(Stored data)
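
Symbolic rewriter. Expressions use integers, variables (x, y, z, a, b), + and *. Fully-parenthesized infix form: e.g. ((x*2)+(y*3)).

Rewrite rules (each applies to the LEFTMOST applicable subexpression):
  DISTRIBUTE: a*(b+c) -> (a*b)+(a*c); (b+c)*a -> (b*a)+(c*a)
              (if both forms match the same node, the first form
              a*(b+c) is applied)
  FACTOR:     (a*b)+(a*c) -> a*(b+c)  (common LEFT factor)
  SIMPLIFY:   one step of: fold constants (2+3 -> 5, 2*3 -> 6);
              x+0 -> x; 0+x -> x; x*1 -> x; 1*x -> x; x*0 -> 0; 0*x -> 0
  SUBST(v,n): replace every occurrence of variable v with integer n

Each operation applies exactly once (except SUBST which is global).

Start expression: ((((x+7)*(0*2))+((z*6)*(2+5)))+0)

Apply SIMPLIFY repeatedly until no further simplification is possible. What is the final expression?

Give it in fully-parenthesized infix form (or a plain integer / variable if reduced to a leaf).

Answer: ((z*6)*7)

Derivation:
Start: ((((x+7)*(0*2))+((z*6)*(2+5)))+0)
Step 1: at root: ((((x+7)*(0*2))+((z*6)*(2+5)))+0) -> (((x+7)*(0*2))+((z*6)*(2+5))); overall: ((((x+7)*(0*2))+((z*6)*(2+5)))+0) -> (((x+7)*(0*2))+((z*6)*(2+5)))
Step 2: at LR: (0*2) -> 0; overall: (((x+7)*(0*2))+((z*6)*(2+5))) -> (((x+7)*0)+((z*6)*(2+5)))
Step 3: at L: ((x+7)*0) -> 0; overall: (((x+7)*0)+((z*6)*(2+5))) -> (0+((z*6)*(2+5)))
Step 4: at root: (0+((z*6)*(2+5))) -> ((z*6)*(2+5)); overall: (0+((z*6)*(2+5))) -> ((z*6)*(2+5))
Step 5: at R: (2+5) -> 7; overall: ((z*6)*(2+5)) -> ((z*6)*7)
Fixed point: ((z*6)*7)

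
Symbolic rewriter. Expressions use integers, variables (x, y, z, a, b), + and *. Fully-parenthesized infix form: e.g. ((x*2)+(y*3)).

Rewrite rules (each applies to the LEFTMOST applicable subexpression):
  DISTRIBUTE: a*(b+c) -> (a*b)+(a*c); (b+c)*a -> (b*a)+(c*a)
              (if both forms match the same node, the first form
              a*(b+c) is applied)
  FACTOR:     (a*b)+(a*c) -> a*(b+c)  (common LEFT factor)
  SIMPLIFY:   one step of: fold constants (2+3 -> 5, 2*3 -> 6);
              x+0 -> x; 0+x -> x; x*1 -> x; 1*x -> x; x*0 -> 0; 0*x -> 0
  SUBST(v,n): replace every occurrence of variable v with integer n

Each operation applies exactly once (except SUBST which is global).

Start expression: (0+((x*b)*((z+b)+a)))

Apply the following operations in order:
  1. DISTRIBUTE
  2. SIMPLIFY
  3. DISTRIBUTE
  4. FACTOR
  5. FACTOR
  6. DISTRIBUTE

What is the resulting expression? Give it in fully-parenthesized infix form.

Answer: (((x*b)*(z+b))+((x*b)*a))

Derivation:
Start: (0+((x*b)*((z+b)+a)))
Apply DISTRIBUTE at R (target: ((x*b)*((z+b)+a))): (0+((x*b)*((z+b)+a))) -> (0+(((x*b)*(z+b))+((x*b)*a)))
Apply SIMPLIFY at root (target: (0+(((x*b)*(z+b))+((x*b)*a)))): (0+(((x*b)*(z+b))+((x*b)*a))) -> (((x*b)*(z+b))+((x*b)*a))
Apply DISTRIBUTE at L (target: ((x*b)*(z+b))): (((x*b)*(z+b))+((x*b)*a)) -> ((((x*b)*z)+((x*b)*b))+((x*b)*a))
Apply FACTOR at L (target: (((x*b)*z)+((x*b)*b))): ((((x*b)*z)+((x*b)*b))+((x*b)*a)) -> (((x*b)*(z+b))+((x*b)*a))
Apply FACTOR at root (target: (((x*b)*(z+b))+((x*b)*a))): (((x*b)*(z+b))+((x*b)*a)) -> ((x*b)*((z+b)+a))
Apply DISTRIBUTE at root (target: ((x*b)*((z+b)+a))): ((x*b)*((z+b)+a)) -> (((x*b)*(z+b))+((x*b)*a))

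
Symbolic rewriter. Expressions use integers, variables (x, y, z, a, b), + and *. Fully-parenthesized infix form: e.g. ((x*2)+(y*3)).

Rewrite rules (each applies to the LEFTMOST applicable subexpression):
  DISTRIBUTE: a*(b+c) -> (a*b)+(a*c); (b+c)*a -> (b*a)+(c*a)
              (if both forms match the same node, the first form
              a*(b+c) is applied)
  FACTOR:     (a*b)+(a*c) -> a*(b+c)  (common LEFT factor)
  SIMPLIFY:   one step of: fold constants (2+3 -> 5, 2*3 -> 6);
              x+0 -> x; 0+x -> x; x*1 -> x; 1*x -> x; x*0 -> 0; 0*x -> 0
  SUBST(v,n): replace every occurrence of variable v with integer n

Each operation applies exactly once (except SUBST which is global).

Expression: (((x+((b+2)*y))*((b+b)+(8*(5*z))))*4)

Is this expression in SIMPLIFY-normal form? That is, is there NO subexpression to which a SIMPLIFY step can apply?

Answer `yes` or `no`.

Answer: yes

Derivation:
Expression: (((x+((b+2)*y))*((b+b)+(8*(5*z))))*4)
Scanning for simplifiable subexpressions (pre-order)...
  at root: (((x+((b+2)*y))*((b+b)+(8*(5*z))))*4) (not simplifiable)
  at L: ((x+((b+2)*y))*((b+b)+(8*(5*z)))) (not simplifiable)
  at LL: (x+((b+2)*y)) (not simplifiable)
  at LLR: ((b+2)*y) (not simplifiable)
  at LLRL: (b+2) (not simplifiable)
  at LR: ((b+b)+(8*(5*z))) (not simplifiable)
  at LRL: (b+b) (not simplifiable)
  at LRR: (8*(5*z)) (not simplifiable)
  at LRRR: (5*z) (not simplifiable)
Result: no simplifiable subexpression found -> normal form.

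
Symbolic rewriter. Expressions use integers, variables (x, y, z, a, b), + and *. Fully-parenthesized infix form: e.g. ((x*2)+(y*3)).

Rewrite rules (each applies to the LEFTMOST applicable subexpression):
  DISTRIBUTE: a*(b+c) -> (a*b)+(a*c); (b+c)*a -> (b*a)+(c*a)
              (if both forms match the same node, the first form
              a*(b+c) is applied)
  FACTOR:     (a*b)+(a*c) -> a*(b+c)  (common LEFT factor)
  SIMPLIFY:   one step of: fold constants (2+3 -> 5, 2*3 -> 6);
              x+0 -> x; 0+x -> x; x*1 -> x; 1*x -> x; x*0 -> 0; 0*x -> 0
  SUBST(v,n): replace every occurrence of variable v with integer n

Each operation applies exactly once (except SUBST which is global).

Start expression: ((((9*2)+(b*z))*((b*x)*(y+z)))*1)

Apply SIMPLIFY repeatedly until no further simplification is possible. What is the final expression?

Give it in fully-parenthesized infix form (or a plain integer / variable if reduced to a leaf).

Answer: ((18+(b*z))*((b*x)*(y+z)))

Derivation:
Start: ((((9*2)+(b*z))*((b*x)*(y+z)))*1)
Step 1: at root: ((((9*2)+(b*z))*((b*x)*(y+z)))*1) -> (((9*2)+(b*z))*((b*x)*(y+z))); overall: ((((9*2)+(b*z))*((b*x)*(y+z)))*1) -> (((9*2)+(b*z))*((b*x)*(y+z)))
Step 2: at LL: (9*2) -> 18; overall: (((9*2)+(b*z))*((b*x)*(y+z))) -> ((18+(b*z))*((b*x)*(y+z)))
Fixed point: ((18+(b*z))*((b*x)*(y+z)))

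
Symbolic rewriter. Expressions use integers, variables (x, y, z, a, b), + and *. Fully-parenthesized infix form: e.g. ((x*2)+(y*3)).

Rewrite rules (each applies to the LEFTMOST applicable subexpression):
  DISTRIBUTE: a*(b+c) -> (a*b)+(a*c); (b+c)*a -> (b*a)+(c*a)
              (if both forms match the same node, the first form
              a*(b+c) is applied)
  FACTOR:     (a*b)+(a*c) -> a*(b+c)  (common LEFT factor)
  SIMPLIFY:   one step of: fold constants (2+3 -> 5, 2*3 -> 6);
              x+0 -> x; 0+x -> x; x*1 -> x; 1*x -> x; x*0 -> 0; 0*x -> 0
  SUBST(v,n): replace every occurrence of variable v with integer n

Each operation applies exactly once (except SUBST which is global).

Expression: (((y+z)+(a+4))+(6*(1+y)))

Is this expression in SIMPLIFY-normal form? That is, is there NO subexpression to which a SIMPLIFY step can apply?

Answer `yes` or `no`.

Expression: (((y+z)+(a+4))+(6*(1+y)))
Scanning for simplifiable subexpressions (pre-order)...
  at root: (((y+z)+(a+4))+(6*(1+y))) (not simplifiable)
  at L: ((y+z)+(a+4)) (not simplifiable)
  at LL: (y+z) (not simplifiable)
  at LR: (a+4) (not simplifiable)
  at R: (6*(1+y)) (not simplifiable)
  at RR: (1+y) (not simplifiable)
Result: no simplifiable subexpression found -> normal form.

Answer: yes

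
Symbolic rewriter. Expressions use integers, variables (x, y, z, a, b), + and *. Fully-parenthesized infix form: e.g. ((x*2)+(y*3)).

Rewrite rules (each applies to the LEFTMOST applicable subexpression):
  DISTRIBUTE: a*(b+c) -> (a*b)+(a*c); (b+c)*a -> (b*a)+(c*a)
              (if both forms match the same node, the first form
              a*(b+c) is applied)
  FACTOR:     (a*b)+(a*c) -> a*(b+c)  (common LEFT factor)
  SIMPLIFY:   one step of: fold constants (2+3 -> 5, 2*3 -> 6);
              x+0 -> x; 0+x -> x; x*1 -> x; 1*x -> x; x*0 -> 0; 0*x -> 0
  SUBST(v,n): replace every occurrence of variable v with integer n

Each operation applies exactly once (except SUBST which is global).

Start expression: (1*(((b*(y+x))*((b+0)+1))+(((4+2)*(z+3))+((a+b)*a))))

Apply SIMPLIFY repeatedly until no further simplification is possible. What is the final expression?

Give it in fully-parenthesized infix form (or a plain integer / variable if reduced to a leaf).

Answer: (((b*(y+x))*(b+1))+((6*(z+3))+((a+b)*a)))

Derivation:
Start: (1*(((b*(y+x))*((b+0)+1))+(((4+2)*(z+3))+((a+b)*a))))
Step 1: at root: (1*(((b*(y+x))*((b+0)+1))+(((4+2)*(z+3))+((a+b)*a)))) -> (((b*(y+x))*((b+0)+1))+(((4+2)*(z+3))+((a+b)*a))); overall: (1*(((b*(y+x))*((b+0)+1))+(((4+2)*(z+3))+((a+b)*a)))) -> (((b*(y+x))*((b+0)+1))+(((4+2)*(z+3))+((a+b)*a)))
Step 2: at LRL: (b+0) -> b; overall: (((b*(y+x))*((b+0)+1))+(((4+2)*(z+3))+((a+b)*a))) -> (((b*(y+x))*(b+1))+(((4+2)*(z+3))+((a+b)*a)))
Step 3: at RLL: (4+2) -> 6; overall: (((b*(y+x))*(b+1))+(((4+2)*(z+3))+((a+b)*a))) -> (((b*(y+x))*(b+1))+((6*(z+3))+((a+b)*a)))
Fixed point: (((b*(y+x))*(b+1))+((6*(z+3))+((a+b)*a)))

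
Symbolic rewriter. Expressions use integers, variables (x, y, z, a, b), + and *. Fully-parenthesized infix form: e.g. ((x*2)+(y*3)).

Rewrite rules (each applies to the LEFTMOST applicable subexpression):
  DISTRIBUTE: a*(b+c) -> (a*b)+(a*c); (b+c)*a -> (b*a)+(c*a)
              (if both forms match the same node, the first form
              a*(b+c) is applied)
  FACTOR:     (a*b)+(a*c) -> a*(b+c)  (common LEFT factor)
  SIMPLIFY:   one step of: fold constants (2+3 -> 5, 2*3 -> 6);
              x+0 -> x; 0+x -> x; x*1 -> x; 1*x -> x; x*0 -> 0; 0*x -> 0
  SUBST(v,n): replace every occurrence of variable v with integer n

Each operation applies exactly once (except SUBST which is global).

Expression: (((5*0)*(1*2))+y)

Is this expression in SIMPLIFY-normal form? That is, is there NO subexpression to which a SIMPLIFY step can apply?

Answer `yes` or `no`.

Answer: no

Derivation:
Expression: (((5*0)*(1*2))+y)
Scanning for simplifiable subexpressions (pre-order)...
  at root: (((5*0)*(1*2))+y) (not simplifiable)
  at L: ((5*0)*(1*2)) (not simplifiable)
  at LL: (5*0) (SIMPLIFIABLE)
  at LR: (1*2) (SIMPLIFIABLE)
Found simplifiable subexpr at path LL: (5*0)
One SIMPLIFY step would give: ((0*(1*2))+y)
-> NOT in normal form.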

◆ **Exercise**: From the first line above through the line that contains "Start expression: ((((x+7)*(0*2))+((z*6)*(2+5)))+0)", quote each line exactly. Output nothing more.

◆ **Answer below**:
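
Symbolic rewriter. Expressions use integers, variables (x, y, z, a, b), + and *. Fully-parenthesized infix form: e.g. ((x*2)+(y*3)).

Rewrite rules (each applies to the LEFTMOST applicable subexpression):
  DISTRIBUTE: a*(b+c) -> (a*b)+(a*c); (b+c)*a -> (b*a)+(c*a)
              (if both forms match the same node, the first form
              a*(b+c) is applied)
  FACTOR:     (a*b)+(a*c) -> a*(b+c)  (common LEFT factor)
  SIMPLIFY:   one step of: fold constants (2+3 -> 5, 2*3 -> 6);
              x+0 -> x; 0+x -> x; x*1 -> x; 1*x -> x; x*0 -> 0; 0*x -> 0
  SUBST(v,n): replace every occurrence of variable v with integer n

Each operation applies exactly once (except SUBST which is global).

Start expression: ((((x+7)*(0*2))+((z*6)*(2+5)))+0)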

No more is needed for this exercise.